--- The task ---
Write out the data exactly from its first line onward, ending with the line in which "Members connect joint pairs: 0-1, 0-2, 1-2, 1-3, 2-3, 2-4, 3-4." appears.

--- Material provided ---
────────────────────────────────────────

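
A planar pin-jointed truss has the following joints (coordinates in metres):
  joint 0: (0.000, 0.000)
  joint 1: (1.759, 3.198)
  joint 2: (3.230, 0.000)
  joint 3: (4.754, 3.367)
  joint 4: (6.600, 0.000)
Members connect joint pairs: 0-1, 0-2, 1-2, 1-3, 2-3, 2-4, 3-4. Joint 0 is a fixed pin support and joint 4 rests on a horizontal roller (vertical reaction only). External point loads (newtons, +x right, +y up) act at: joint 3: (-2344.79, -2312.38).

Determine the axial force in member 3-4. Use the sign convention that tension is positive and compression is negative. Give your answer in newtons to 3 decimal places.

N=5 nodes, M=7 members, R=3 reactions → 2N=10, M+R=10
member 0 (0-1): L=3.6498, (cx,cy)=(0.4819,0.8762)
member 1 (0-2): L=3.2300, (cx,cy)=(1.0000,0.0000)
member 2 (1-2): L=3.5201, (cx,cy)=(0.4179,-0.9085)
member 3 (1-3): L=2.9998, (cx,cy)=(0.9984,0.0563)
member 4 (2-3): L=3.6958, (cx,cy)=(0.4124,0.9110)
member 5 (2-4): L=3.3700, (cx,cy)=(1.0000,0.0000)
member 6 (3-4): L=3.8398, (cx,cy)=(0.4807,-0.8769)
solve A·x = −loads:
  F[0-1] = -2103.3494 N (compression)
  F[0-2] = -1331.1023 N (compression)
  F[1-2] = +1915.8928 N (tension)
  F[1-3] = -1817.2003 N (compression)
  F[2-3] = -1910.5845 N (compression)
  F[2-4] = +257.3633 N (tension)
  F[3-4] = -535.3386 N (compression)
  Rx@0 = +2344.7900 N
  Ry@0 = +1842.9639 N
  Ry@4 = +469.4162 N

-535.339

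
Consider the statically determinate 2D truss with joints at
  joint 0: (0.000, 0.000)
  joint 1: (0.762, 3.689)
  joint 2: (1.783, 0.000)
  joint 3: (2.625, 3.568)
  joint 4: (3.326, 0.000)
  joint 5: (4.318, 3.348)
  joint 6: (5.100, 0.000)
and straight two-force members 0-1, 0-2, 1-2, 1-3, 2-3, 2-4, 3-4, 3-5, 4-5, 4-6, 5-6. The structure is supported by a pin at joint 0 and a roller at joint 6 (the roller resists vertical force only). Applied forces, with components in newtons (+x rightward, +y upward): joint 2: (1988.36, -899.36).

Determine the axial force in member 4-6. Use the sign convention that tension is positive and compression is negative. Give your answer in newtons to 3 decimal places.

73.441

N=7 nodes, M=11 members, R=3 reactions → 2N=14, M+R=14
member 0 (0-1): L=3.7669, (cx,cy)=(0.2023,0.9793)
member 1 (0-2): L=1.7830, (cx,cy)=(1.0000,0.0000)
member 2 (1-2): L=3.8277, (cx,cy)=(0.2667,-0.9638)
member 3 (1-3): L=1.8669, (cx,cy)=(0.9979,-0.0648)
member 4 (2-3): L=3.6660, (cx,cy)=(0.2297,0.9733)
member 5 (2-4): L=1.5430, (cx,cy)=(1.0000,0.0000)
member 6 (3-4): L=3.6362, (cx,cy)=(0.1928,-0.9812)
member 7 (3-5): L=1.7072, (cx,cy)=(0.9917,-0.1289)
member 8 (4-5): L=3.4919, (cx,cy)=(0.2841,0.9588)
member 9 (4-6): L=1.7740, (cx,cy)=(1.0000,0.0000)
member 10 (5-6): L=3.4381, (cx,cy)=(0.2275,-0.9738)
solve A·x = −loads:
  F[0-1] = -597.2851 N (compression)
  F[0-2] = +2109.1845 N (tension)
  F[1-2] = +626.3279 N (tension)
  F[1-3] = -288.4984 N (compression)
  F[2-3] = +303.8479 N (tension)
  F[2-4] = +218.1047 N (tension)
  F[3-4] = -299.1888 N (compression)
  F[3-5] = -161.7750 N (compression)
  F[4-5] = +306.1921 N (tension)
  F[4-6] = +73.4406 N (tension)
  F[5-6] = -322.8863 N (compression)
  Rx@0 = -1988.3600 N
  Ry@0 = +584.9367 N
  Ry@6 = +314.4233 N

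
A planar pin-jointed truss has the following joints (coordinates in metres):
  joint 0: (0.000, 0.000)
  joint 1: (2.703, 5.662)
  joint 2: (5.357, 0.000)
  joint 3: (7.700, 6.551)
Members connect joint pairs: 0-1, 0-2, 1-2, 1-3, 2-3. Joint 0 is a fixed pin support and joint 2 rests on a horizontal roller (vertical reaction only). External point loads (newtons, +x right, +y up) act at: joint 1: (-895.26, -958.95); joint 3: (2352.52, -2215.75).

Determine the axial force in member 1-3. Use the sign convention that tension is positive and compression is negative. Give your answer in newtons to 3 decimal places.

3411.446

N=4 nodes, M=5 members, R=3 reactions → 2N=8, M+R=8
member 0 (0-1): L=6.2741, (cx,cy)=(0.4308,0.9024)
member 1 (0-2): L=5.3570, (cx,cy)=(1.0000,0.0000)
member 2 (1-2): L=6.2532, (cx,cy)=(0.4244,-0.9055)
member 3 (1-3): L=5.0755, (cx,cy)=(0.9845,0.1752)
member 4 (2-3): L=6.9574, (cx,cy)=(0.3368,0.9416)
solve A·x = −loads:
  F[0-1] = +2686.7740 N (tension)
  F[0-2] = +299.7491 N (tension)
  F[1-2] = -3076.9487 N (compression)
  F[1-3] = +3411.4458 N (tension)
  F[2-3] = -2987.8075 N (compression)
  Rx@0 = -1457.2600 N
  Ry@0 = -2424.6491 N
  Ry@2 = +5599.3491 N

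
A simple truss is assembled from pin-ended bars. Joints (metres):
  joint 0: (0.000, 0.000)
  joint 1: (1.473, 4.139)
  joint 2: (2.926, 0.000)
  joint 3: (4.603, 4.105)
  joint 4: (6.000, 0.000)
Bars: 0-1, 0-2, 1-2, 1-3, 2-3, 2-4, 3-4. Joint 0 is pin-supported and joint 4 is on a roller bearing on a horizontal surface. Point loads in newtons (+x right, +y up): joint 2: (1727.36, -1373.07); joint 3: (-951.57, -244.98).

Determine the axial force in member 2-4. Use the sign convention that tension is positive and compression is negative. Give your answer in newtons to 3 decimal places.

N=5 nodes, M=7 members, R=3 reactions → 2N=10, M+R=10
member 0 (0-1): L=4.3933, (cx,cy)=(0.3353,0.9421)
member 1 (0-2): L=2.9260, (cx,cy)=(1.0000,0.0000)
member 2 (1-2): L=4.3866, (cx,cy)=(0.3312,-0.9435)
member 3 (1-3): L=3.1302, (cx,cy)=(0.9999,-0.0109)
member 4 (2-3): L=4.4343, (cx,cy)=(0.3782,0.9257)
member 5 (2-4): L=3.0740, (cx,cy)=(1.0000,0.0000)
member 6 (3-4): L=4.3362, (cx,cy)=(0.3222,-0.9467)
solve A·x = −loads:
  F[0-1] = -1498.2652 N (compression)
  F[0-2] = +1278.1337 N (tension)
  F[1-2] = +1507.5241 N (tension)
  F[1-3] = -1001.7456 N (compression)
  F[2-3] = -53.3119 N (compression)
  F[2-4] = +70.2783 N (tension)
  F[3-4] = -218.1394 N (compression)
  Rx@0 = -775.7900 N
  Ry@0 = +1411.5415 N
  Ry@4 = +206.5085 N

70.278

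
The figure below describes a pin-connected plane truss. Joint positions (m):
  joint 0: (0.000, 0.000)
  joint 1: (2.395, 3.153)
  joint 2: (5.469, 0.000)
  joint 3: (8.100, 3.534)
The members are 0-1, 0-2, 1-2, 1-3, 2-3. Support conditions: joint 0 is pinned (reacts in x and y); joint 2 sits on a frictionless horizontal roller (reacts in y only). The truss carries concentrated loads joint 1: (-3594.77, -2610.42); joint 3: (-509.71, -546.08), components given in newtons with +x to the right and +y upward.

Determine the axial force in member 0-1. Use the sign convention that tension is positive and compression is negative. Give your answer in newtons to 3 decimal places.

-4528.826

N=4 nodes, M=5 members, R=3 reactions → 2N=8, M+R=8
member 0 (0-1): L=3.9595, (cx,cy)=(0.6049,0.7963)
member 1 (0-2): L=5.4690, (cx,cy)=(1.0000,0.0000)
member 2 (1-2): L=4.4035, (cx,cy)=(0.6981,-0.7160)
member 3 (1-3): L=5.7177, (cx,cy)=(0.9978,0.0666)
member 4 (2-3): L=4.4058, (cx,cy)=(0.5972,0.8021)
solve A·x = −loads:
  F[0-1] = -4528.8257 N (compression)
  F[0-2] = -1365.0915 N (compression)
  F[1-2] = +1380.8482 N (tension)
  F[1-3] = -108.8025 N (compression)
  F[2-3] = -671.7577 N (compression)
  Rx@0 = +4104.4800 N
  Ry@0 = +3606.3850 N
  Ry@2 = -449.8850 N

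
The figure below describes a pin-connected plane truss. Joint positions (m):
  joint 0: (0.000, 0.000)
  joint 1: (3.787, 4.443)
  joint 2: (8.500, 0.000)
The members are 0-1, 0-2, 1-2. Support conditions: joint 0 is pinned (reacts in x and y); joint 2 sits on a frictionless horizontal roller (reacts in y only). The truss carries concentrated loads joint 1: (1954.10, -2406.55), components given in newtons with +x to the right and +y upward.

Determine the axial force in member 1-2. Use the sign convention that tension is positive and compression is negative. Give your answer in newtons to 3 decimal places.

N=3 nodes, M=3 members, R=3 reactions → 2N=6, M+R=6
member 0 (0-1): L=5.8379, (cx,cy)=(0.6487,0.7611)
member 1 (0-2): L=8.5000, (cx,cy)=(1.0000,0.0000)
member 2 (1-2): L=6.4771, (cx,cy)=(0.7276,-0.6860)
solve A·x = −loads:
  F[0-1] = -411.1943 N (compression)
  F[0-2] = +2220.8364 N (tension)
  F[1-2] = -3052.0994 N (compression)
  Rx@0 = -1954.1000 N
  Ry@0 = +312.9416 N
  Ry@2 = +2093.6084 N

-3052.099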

────────────────────────────────────────

--- Result below ---
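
A planar pin-jointed truss has the following joints (coordinates in metres):
  joint 0: (0.000, 0.000)
  joint 1: (1.759, 3.198)
  joint 2: (3.230, 0.000)
  joint 3: (4.754, 3.367)
  joint 4: (6.600, 0.000)
Members connect joint pairs: 0-1, 0-2, 1-2, 1-3, 2-3, 2-4, 3-4. Joint 0 is a fixed pin support and joint 4 rests on a horizontal roller (vertical reaction only). External point loads (newtons, +x right, +y up) act at: joint 3: (-2344.79, -2312.38).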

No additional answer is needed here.